─── MATERIALS PROVIDED

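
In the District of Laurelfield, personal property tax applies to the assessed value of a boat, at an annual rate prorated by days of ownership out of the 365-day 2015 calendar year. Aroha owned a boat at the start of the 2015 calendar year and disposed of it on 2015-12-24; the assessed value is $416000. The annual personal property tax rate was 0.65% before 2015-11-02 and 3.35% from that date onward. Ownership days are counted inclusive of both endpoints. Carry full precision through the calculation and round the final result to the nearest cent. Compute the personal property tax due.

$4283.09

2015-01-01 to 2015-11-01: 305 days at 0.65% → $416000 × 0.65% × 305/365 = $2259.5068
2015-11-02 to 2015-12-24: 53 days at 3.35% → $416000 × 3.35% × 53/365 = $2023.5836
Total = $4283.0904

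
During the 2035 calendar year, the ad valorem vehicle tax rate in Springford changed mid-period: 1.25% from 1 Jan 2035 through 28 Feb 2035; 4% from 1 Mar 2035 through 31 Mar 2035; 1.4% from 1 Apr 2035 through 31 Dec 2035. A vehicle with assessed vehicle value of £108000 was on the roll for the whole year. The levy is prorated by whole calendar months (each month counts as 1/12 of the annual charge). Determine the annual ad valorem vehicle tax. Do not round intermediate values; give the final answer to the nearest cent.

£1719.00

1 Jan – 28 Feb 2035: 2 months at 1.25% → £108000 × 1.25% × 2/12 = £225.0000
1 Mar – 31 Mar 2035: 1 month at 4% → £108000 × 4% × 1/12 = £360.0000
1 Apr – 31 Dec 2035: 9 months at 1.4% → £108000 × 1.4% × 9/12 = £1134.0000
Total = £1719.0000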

──────

▸ EXERCISE AIM
Write the data out once more. Keep every word the same.

▸ SOLVED EXERCISE
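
In the District of Laurelfield, personal property tax applies to the assessed value of a boat, at an annual rate prorated by days of ownership out of the 365-day 2015 calendar year. Aroha owned a boat at the start of the 2015 calendar year and disposed of it on 2015-12-24; the assessed value is $416000. The annual personal property tax rate was 0.65% before 2015-11-02 and 3.35% from that date onward. Ownership days are counted inclusive of both endpoints. Carry full precision through the calculation and round the final result to the nearest cent. Compute the personal property tax due.

$4283.09

2015-01-01 to 2015-11-01: 305 days at 0.65% → $416000 × 0.65% × 305/365 = $2259.5068
2015-11-02 to 2015-12-24: 53 days at 3.35% → $416000 × 3.35% × 53/365 = $2023.5836
Total = $4283.0904

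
During the 2035 calendar year, the ad valorem vehicle tax rate in Springford changed mid-period: 1.25% from 1 Jan 2035 through 28 Feb 2035; 4% from 1 Mar 2035 through 31 Mar 2035; 1.4% from 1 Apr 2035 through 31 Dec 2035. A vehicle with assessed vehicle value of £108000 was on the roll for the whole year. The levy is prorated by whole calendar months (each month counts as 1/12 of the annual charge). Determine the annual ad valorem vehicle tax. Do not round intermediate values; give the final answer to the nearest cent.

£1719.00

1 Jan – 28 Feb 2035: 2 months at 1.25% → £108000 × 1.25% × 2/12 = £225.0000
1 Mar – 31 Mar 2035: 1 month at 4% → £108000 × 4% × 1/12 = £360.0000
1 Apr – 31 Dec 2035: 9 months at 1.4% → £108000 × 1.4% × 9/12 = £1134.0000
Total = £1719.0000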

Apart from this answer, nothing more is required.